» **Work order**
The records below must be duplicated exactly, character for character.

** Source data follows **

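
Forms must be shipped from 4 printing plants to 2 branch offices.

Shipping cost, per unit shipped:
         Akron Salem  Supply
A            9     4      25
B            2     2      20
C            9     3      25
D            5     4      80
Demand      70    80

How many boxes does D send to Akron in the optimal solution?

Solving gives:
  A→Salem: 25 × 4 = 100
  B→Akron: 20 × 2 = 40
  C→Salem: 25 × 3 = 75
  D→Akron: 50 × 5 = 250
  D→Salem: 30 × 4 = 120
Total cost = 585.
So D→Akron carries 50 boxes.

50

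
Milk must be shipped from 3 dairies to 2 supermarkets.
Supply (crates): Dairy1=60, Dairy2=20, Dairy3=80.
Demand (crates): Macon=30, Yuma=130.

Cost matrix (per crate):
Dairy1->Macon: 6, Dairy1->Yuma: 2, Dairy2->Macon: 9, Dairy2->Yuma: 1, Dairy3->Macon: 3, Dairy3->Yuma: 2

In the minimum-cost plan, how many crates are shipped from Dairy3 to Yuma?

50

The minimum-cost plan:
  Dairy1->Yuma: 60 crates
  Dairy2->Yuma: 20 crates
  Dairy3->Macon: 30 crates
  Dairy3->Yuma: 50 crates
Total cost = 330.
So Dairy3→Yuma carries 50 crates.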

** End of Source data **

» **Output for this task**
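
Forms must be shipped from 4 printing plants to 2 branch offices.

Shipping cost, per unit shipped:
         Akron Salem  Supply
A            9     4      25
B            2     2      20
C            9     3      25
D            5     4      80
Demand      70    80

How many boxes does D send to Akron in the optimal solution?

Solving gives:
  A→Salem: 25 × 4 = 100
  B→Akron: 20 × 2 = 40
  C→Salem: 25 × 3 = 75
  D→Akron: 50 × 5 = 250
  D→Salem: 30 × 4 = 120
Total cost = 585.
So D→Akron carries 50 boxes.

50

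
Milk must be shipped from 3 dairies to 2 supermarkets.
Supply (crates): Dairy1=60, Dairy2=20, Dairy3=80.
Demand (crates): Macon=30, Yuma=130.

Cost matrix (per crate):
Dairy1->Macon: 6, Dairy1->Yuma: 2, Dairy2->Macon: 9, Dairy2->Yuma: 1, Dairy3->Macon: 3, Dairy3->Yuma: 2

In the minimum-cost plan, how many crates are shipped from Dairy3 to Yuma?

50

The minimum-cost plan:
  Dairy1->Yuma: 60 crates
  Dairy2->Yuma: 20 crates
  Dairy3->Macon: 30 crates
  Dairy3->Yuma: 50 crates
Total cost = 330.
So Dairy3→Yuma carries 50 crates.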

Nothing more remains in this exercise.